The listing below holds a line with "Let N(q)/8 = -q/q." and a later line with "Answer: -1/61761 ≈ -1.6191e-5". Write out those two lines and every line between them, exactly, and nothing else.

• Data to use:
==================================================

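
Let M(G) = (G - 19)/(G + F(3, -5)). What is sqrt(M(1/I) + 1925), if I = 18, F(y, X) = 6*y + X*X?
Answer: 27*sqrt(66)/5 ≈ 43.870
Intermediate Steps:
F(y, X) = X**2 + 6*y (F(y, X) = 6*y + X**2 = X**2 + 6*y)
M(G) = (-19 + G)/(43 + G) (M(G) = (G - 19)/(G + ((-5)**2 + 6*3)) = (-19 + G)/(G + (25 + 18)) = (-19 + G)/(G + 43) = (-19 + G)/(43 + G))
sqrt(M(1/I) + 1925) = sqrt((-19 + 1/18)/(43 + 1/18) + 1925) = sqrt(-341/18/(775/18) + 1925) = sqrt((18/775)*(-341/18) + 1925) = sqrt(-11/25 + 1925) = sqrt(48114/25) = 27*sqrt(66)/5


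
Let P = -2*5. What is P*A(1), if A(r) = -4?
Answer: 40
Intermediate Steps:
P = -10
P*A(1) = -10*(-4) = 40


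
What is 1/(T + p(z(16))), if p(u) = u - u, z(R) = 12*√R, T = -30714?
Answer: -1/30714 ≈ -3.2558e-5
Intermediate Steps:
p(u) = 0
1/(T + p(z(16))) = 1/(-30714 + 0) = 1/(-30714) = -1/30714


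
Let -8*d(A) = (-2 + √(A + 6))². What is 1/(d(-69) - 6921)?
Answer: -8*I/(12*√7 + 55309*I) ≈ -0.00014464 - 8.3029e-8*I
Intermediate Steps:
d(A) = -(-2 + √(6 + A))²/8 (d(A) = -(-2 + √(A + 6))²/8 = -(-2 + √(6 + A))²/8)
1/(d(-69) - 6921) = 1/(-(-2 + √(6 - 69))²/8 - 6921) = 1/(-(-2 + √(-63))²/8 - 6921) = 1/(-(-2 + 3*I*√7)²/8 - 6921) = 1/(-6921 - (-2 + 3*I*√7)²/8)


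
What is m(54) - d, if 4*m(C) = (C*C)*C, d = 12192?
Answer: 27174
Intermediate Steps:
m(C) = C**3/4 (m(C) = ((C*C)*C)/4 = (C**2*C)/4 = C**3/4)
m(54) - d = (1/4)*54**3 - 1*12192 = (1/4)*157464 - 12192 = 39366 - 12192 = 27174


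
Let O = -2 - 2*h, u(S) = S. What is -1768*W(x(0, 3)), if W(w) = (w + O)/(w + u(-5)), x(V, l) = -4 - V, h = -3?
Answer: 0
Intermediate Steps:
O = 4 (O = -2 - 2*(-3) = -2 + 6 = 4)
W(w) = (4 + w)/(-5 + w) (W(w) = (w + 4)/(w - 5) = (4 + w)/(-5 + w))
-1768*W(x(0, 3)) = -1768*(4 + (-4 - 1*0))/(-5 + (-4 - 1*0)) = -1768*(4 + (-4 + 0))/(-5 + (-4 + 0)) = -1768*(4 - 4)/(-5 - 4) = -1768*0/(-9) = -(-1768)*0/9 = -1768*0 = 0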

==================================================

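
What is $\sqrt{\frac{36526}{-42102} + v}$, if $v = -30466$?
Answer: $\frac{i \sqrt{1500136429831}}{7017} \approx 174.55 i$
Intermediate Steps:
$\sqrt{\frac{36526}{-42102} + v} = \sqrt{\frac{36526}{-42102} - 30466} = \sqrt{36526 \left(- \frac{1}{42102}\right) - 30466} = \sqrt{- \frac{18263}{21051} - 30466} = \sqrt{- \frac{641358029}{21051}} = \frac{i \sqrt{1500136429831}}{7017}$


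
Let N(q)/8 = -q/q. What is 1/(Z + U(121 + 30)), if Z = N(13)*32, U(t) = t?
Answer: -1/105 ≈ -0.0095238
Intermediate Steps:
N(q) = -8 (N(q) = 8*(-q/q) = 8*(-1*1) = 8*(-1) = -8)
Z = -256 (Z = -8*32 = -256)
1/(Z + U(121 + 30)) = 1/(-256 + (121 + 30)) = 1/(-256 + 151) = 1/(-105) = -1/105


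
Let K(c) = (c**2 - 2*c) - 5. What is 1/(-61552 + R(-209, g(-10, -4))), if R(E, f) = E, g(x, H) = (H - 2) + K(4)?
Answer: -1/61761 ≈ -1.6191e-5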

==================================================

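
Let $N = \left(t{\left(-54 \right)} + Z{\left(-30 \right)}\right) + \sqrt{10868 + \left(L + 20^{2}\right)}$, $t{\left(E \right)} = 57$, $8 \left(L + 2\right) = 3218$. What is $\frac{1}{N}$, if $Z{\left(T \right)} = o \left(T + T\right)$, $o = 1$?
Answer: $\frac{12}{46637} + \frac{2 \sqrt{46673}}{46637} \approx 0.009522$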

==================================================

• Solution to this task:
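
Let N(q)/8 = -q/q. What is 1/(Z + U(121 + 30)), if Z = N(13)*32, U(t) = t?
Answer: -1/105 ≈ -0.0095238
Intermediate Steps:
N(q) = -8 (N(q) = 8*(-q/q) = 8*(-1*1) = 8*(-1) = -8)
Z = -256 (Z = -8*32 = -256)
1/(Z + U(121 + 30)) = 1/(-256 + (121 + 30)) = 1/(-256 + 151) = 1/(-105) = -1/105


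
Let K(c) = (c**2 - 2*c) - 5. What is 1/(-61552 + R(-209, g(-10, -4))), if R(E, f) = E, g(x, H) = (H - 2) + K(4)?
Answer: -1/61761 ≈ -1.6191e-5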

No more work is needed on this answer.